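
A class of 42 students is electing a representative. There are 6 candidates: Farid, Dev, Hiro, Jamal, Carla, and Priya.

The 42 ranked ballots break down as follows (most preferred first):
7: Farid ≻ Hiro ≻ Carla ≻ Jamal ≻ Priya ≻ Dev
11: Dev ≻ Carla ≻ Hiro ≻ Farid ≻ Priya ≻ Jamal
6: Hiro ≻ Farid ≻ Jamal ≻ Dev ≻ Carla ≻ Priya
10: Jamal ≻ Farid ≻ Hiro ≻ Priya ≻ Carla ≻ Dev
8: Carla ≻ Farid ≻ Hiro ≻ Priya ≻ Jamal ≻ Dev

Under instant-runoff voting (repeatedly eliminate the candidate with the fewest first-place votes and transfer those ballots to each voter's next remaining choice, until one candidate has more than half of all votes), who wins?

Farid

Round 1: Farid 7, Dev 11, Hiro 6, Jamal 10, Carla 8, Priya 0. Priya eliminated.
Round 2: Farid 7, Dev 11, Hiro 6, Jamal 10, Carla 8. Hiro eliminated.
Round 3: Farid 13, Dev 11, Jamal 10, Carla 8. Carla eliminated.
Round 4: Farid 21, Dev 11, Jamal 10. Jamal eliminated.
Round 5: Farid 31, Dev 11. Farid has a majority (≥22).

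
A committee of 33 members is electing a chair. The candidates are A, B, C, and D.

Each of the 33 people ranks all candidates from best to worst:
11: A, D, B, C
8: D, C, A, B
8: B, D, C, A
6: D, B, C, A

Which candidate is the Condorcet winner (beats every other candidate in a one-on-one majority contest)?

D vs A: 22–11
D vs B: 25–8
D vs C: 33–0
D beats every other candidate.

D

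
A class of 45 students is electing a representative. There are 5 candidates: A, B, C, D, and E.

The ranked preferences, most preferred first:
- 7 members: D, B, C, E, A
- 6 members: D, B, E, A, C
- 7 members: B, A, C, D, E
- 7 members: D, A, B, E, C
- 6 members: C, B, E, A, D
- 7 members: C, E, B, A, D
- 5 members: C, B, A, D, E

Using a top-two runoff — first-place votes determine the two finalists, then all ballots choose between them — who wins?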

Task instructions
Going through the data above, state how many lines include the word "There"; only that number is needed.

Problem solution
2